Instructions for the task ▸ Give the line with "Using the rule of mixtures, determine" again, along with every line below it to the end of the records, word for word.

··· Data for the task ···

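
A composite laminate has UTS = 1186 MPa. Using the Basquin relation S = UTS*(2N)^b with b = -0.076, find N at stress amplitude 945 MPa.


N = 0.5 * (S/UTS)^(1/b) = 0.5 * (945/1186)^(1/-0.076) = 9.9319 cycles

9.9319 cycles


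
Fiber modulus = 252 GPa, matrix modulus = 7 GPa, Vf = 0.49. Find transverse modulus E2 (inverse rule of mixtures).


1/E2 = Vf/Ef + (1-Vf)/Em = 0.49/252 + 0.51/7
E2 = 13.37 GPa

13.37 GPa


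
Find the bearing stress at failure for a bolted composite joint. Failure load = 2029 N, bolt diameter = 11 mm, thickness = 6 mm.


sigma_br = F/(d*h) = 2029/(11*6) = 30.7 MPa

30.7 MPa


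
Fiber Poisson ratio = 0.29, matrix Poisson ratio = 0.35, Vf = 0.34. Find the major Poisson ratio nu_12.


nu_12 = nu_f*Vf + nu_m*(1-Vf) = 0.29*0.34 + 0.35*0.66 = 0.3296

0.3296


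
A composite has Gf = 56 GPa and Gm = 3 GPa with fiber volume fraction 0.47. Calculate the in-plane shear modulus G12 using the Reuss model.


1/G12 = Vf/Gf + (1-Vf)/Gm = 0.47/56 + 0.53/3
G12 = 5.4 GPa

5.4 GPa


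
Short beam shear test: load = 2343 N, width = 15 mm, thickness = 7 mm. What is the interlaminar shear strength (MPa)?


ILSS = 3F/(4bh) = 3*2343/(4*15*7) = 16.74 MPa

16.74 MPa


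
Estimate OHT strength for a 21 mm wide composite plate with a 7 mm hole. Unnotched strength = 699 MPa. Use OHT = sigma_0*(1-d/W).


OHT = sigma_0*(1-d/W) = 699*(1-7/21) = 466.0 MPa

466.0 MPa


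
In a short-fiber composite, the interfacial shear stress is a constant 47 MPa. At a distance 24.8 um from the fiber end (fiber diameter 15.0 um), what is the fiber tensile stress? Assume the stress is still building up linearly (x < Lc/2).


Force balance: sigma_f * (pi*d^2/4) = tau * (pi*d) * x  ->  sigma_f = 4 * tau * x / d
sigma_f = 4 * 47 * 24.8 / 15.0 = 310.8 MPa

310.8 MPa


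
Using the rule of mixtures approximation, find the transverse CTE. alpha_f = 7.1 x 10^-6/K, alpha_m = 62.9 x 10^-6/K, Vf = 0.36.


alpha_2 = alpha_f*Vf + alpha_m*(1-Vf) = 7.1*0.36 + 62.9*0.64 = 42.8 x 10^-6/K

42.8 x 10^-6/K


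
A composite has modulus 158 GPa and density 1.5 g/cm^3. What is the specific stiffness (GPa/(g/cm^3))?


Specific stiffness = E/rho = 158/1.5 = 105.3 GPa/(g/cm^3)

105.3 GPa/(g/cm^3)


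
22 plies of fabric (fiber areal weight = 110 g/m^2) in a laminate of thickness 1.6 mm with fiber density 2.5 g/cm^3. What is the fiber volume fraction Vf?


Vf = n * FAW / (rho_f * h * 1000) = 22 * 110 / (2.5 * 1.6 * 1000) = 0.605

0.605


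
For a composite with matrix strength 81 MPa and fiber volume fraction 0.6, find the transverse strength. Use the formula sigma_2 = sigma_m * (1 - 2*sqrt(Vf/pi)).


factor = 1 - 2*sqrt(0.6/pi) = 0.126
sigma_2 = 81 * 0.126 = 10.2 MPa

10.2 MPa


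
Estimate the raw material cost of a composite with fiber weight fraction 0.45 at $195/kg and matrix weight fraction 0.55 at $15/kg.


Cost = cost_f*Wf + cost_m*Wm = 195*0.45 + 15*0.55 = $96.0/kg

$96.0/kg


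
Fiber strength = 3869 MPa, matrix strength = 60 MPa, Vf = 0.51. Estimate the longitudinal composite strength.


sigma_1 = sigma_f*Vf + sigma_m*(1-Vf) = 3869*0.51 + 60*0.49 = 2002.6 MPa

2002.6 MPa


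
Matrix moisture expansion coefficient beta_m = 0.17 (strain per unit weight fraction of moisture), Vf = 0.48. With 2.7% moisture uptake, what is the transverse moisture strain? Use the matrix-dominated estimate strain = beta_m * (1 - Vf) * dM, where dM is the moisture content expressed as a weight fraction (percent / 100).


dM = 2.7/100 = 0.027
strain = beta_m * (1-Vf) * dM = 0.17 * 0.52 * 0.027 = 0.0023868

0.0023868


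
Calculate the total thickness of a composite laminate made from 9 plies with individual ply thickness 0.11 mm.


h = n * t_ply = 9 * 0.11 = 0.99 mm

0.99 mm


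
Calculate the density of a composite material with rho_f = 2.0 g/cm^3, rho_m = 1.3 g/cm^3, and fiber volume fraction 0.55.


rho_c = rho_f*Vf + rho_m*(1-Vf) = 2.0*0.55 + 1.3*0.45 = 1.685 g/cm^3

1.685 g/cm^3


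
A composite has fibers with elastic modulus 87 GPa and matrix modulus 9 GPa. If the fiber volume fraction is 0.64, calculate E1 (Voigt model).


E1 = Ef*Vf + Em*(1-Vf) = 87*0.64 + 9*0.36 = 58.92 GPa

58.92 GPa


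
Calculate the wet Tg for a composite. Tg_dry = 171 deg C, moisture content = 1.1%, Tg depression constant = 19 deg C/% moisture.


Tg_wet = Tg_dry - k*moisture = 171 - 19*1.1 = 150.1 deg C

150.1 deg C


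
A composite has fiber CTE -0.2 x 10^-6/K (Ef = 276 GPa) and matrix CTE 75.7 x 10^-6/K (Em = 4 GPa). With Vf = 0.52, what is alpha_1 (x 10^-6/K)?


E1 = Ef*Vf + Em*(1-Vf) = 145.44
alpha_1 = (alpha_f*Ef*Vf + alpha_m*Em*(1-Vf))/E1 = 0.8 x 10^-6/K

0.8 x 10^-6/K


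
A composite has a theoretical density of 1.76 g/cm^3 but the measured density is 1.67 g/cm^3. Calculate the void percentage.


Void% = (rho_theo - rho_actual)/rho_theo * 100 = (1.76 - 1.67)/1.76 * 100 = 5.11%

5.11%


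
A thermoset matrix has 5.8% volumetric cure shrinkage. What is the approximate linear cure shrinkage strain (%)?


Linear shrinkage ≈ vol_shrink/3 = 5.8/3 = 1.933%

1.933%


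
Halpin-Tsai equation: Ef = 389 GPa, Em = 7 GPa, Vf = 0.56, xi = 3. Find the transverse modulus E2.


eta = (Ef/Em - 1)/(Ef/Em + xi) = (55.5714 - 1)/(55.5714 + 3) = 0.9317
E2 = Em*(1+xi*eta*Vf)/(1-eta*Vf) = 37.55 GPa

37.55 GPa


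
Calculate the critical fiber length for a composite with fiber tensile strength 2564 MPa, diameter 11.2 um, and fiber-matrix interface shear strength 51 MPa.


Lc = sigma_f * d / (2 * tau_i) = 2564 * 11.2 / (2 * 51) = 281.5 um

281.5 um


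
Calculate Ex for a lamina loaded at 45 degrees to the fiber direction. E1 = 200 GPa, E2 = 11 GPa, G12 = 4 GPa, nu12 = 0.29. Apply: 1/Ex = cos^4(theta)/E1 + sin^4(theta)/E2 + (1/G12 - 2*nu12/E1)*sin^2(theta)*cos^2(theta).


cos^4(45) = 0.25, sin^4(45) = 0.25, sin^2(45)*cos^2(45) = 0.25
1/G12 - 2*nu12/E1 = 1/4 - 2*0.29/200 = 0.2471 GPa^-1
1/Ex = 0.25/200 + 0.25/11 + 0.2471*0.25 = 0.0857523 GPa^-1
Ex = 11.66 GPa

11.66 GPa


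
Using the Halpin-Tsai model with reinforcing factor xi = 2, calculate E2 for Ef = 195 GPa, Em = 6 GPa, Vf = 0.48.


eta = (Ef/Em - 1)/(Ef/Em + xi) = (32.5 - 1)/(32.5 + 2) = 0.913
E2 = Em*(1+xi*eta*Vf)/(1-eta*Vf) = 20.04 GPa

20.04 GPa


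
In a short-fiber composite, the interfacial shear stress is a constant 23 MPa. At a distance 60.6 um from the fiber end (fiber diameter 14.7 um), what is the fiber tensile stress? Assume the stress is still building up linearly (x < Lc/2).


Force balance: sigma_f * (pi*d^2/4) = tau * (pi*d) * x  ->  sigma_f = 4 * tau * x / d
sigma_f = 4 * 23 * 60.6 / 14.7 = 379.3 MPa

379.3 MPa


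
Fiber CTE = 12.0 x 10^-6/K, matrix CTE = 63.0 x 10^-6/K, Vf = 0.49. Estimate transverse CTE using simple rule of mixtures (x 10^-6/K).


alpha_2 = alpha_f*Vf + alpha_m*(1-Vf) = 12.0*0.49 + 63.0*0.51 = 38.0 x 10^-6/K

38.0 x 10^-6/K


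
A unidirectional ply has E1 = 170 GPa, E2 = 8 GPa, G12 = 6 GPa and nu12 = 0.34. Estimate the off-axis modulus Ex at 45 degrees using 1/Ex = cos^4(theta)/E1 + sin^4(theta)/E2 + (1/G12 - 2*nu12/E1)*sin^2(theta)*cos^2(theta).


cos^4(45) = 0.25, sin^4(45) = 0.25, sin^2(45)*cos^2(45) = 0.25
1/G12 - 2*nu12/E1 = 1/6 - 2*0.34/170 = 0.162667 GPa^-1
1/Ex = 0.25/170 + 0.25/8 + 0.162667*0.25 = 0.0733873 GPa^-1
Ex = 13.63 GPa

13.63 GPa


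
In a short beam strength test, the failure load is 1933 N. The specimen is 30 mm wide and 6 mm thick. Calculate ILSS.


ILSS = 3F/(4bh) = 3*1933/(4*30*6) = 8.05 MPa

8.05 MPa


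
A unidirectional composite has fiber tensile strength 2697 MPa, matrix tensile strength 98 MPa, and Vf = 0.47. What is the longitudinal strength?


sigma_1 = sigma_f*Vf + sigma_m*(1-Vf) = 2697*0.47 + 98*0.53 = 1319.5 MPa

1319.5 MPa


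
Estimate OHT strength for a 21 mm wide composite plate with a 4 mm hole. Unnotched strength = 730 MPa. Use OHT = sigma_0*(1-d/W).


OHT = sigma_0*(1-d/W) = 730*(1-4/21) = 591.0 MPa

591.0 MPa


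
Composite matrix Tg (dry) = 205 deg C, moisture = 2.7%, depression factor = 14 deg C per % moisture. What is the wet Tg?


Tg_wet = Tg_dry - k*moisture = 205 - 14*2.7 = 167.2 deg C

167.2 deg C


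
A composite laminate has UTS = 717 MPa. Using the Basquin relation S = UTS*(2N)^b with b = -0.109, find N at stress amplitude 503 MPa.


N = 0.5 * (S/UTS)^(1/b) = 0.5 * (503/717)^(1/-0.109) = 12.9231 cycles

12.9231 cycles


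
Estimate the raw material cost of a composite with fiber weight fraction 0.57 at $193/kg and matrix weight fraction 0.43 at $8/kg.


Cost = cost_f*Wf + cost_m*Wm = 193*0.57 + 8*0.43 = $113.45/kg

$113.45/kg


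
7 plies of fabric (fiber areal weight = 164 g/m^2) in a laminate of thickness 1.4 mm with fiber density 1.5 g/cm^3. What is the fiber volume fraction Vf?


Vf = n * FAW / (rho_f * h * 1000) = 7 * 164 / (1.5 * 1.4 * 1000) = 0.5467

0.5467


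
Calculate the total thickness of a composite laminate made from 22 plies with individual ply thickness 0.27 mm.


h = n * t_ply = 22 * 0.27 = 5.94 mm

5.94 mm


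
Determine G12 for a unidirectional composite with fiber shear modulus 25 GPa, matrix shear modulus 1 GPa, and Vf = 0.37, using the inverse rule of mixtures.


1/G12 = Vf/Gf + (1-Vf)/Gm = 0.37/25 + 0.63/1
G12 = 1.55 GPa

1.55 GPa


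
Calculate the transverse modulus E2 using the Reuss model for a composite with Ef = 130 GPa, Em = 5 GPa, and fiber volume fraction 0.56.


1/E2 = Vf/Ef + (1-Vf)/Em = 0.56/130 + 0.44/5
E2 = 10.83 GPa

10.83 GPa


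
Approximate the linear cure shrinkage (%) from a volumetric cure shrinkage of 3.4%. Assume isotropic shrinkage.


Linear shrinkage ≈ vol_shrink/3 = 3.4/3 = 1.133%

1.133%


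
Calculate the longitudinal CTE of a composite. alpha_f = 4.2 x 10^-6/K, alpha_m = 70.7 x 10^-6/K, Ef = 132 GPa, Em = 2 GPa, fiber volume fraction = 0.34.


E1 = Ef*Vf + Em*(1-Vf) = 46.2
alpha_1 = (alpha_f*Ef*Vf + alpha_m*Em*(1-Vf))/E1 = 6.1 x 10^-6/K

6.1 x 10^-6/K


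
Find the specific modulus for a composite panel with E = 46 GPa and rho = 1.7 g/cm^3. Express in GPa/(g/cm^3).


Specific stiffness = E/rho = 46/1.7 = 27.1 GPa/(g/cm^3)

27.1 GPa/(g/cm^3)


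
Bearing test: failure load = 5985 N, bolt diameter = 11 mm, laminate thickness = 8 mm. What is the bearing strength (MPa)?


sigma_br = F/(d*h) = 5985/(11*8) = 68.0 MPa

68.0 MPa


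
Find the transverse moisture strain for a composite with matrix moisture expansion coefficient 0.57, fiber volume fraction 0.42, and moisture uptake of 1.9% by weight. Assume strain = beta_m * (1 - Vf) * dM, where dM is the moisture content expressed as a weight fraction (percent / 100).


dM = 1.9/100 = 0.019
strain = beta_m * (1-Vf) * dM = 0.57 * 0.58 * 0.019 = 0.0062814

0.0062814


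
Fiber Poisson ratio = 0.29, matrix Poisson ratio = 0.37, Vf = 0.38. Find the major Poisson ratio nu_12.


nu_12 = nu_f*Vf + nu_m*(1-Vf) = 0.29*0.38 + 0.37*0.62 = 0.3396

0.3396


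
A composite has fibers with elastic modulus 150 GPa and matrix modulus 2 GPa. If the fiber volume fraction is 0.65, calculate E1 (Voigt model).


E1 = Ef*Vf + Em*(1-Vf) = 150*0.65 + 2*0.35 = 98.2 GPa

98.2 GPa


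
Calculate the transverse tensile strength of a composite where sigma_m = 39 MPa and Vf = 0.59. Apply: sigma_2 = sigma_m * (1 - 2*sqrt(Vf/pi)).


factor = 1 - 2*sqrt(0.59/pi) = 0.1333
sigma_2 = 39 * 0.1333 = 5.2 MPa

5.2 MPa


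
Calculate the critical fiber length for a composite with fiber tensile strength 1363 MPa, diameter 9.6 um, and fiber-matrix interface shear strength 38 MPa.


Lc = sigma_f * d / (2 * tau_i) = 1363 * 9.6 / (2 * 38) = 172.2 um

172.2 um


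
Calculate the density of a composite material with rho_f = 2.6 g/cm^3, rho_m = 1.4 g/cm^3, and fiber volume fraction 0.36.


rho_c = rho_f*Vf + rho_m*(1-Vf) = 2.6*0.36 + 1.4*0.64 = 1.832 g/cm^3

1.832 g/cm^3


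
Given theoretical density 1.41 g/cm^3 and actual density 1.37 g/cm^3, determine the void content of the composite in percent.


Void% = (rho_theo - rho_actual)/rho_theo * 100 = (1.41 - 1.37)/1.41 * 100 = 2.84%

2.84%


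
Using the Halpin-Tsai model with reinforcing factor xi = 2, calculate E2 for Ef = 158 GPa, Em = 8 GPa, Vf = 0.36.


eta = (Ef/Em - 1)/(Ef/Em + xi) = (19.75 - 1)/(19.75 + 2) = 0.8621
E2 = Em*(1+xi*eta*Vf)/(1-eta*Vf) = 18.8 GPa

18.8 GPa


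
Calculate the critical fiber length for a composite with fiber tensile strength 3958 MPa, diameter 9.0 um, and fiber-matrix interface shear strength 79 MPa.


Lc = sigma_f * d / (2 * tau_i) = 3958 * 9.0 / (2 * 79) = 225.5 um

225.5 um


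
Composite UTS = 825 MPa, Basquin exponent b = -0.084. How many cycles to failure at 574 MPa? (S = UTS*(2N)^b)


N = 0.5 * (S/UTS)^(1/b) = 0.5 * (574/825)^(1/-0.084) = 37.5380 cycles

37.5380 cycles


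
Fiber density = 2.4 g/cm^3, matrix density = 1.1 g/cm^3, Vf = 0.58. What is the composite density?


rho_c = rho_f*Vf + rho_m*(1-Vf) = 2.4*0.58 + 1.1*0.42 = 1.854 g/cm^3

1.854 g/cm^3


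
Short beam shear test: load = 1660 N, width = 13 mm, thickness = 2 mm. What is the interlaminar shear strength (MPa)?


ILSS = 3F/(4bh) = 3*1660/(4*13*2) = 47.88 MPa

47.88 MPa


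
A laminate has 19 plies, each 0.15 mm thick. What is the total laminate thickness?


h = n * t_ply = 19 * 0.15 = 2.85 mm

2.85 mm


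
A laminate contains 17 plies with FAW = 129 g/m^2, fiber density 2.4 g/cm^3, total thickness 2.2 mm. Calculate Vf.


Vf = n * FAW / (rho_f * h * 1000) = 17 * 129 / (2.4 * 2.2 * 1000) = 0.4153

0.4153


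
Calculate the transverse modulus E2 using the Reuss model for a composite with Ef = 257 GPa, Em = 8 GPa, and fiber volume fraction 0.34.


1/E2 = Vf/Ef + (1-Vf)/Em = 0.34/257 + 0.66/8
E2 = 11.93 GPa

11.93 GPa


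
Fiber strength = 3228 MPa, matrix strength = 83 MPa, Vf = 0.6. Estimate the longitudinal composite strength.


sigma_1 = sigma_f*Vf + sigma_m*(1-Vf) = 3228*0.6 + 83*0.4 = 1970.0 MPa

1970.0 MPa


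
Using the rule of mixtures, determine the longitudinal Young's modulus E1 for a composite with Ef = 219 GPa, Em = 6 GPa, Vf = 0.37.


E1 = Ef*Vf + Em*(1-Vf) = 219*0.37 + 6*0.63 = 84.81 GPa

84.81 GPa


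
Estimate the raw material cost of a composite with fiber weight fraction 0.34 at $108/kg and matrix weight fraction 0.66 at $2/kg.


Cost = cost_f*Wf + cost_m*Wm = 108*0.34 + 2*0.66 = $38.04/kg

$38.04/kg


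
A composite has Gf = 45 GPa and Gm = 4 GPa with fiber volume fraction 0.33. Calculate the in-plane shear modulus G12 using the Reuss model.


1/G12 = Vf/Gf + (1-Vf)/Gm = 0.33/45 + 0.67/4
G12 = 5.72 GPa

5.72 GPa


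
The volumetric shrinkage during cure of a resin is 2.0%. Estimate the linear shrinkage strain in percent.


Linear shrinkage ≈ vol_shrink/3 = 2.0/3 = 0.667%

0.667%


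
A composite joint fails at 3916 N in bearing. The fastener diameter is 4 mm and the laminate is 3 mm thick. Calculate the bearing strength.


sigma_br = F/(d*h) = 3916/(4*3) = 326.3 MPa

326.3 MPa


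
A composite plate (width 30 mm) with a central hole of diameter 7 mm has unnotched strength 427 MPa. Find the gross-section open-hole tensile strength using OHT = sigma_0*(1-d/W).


OHT = sigma_0*(1-d/W) = 427*(1-7/30) = 327.4 MPa

327.4 MPa


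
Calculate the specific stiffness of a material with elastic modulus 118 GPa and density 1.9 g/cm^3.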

···

Expected answer ▸
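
Using the rule of mixtures, determine the longitudinal Young's modulus E1 for a composite with Ef = 219 GPa, Em = 6 GPa, Vf = 0.37.


E1 = Ef*Vf + Em*(1-Vf) = 219*0.37 + 6*0.63 = 84.81 GPa

84.81 GPa


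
Estimate the raw material cost of a composite with fiber weight fraction 0.34 at $108/kg and matrix weight fraction 0.66 at $2/kg.


Cost = cost_f*Wf + cost_m*Wm = 108*0.34 + 2*0.66 = $38.04/kg

$38.04/kg


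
A composite has Gf = 45 GPa and Gm = 4 GPa with fiber volume fraction 0.33. Calculate the in-plane shear modulus G12 using the Reuss model.


1/G12 = Vf/Gf + (1-Vf)/Gm = 0.33/45 + 0.67/4
G12 = 5.72 GPa

5.72 GPa


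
The volumetric shrinkage during cure of a resin is 2.0%. Estimate the linear shrinkage strain in percent.


Linear shrinkage ≈ vol_shrink/3 = 2.0/3 = 0.667%

0.667%


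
A composite joint fails at 3916 N in bearing. The fastener diameter is 4 mm and the laminate is 3 mm thick. Calculate the bearing strength.


sigma_br = F/(d*h) = 3916/(4*3) = 326.3 MPa

326.3 MPa


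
A composite plate (width 30 mm) with a central hole of diameter 7 mm has unnotched strength 427 MPa. Find the gross-section open-hole tensile strength using OHT = sigma_0*(1-d/W).


OHT = sigma_0*(1-d/W) = 427*(1-7/30) = 327.4 MPa

327.4 MPa


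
Calculate the specific stiffness of a material with elastic modulus 118 GPa and density 1.9 g/cm^3.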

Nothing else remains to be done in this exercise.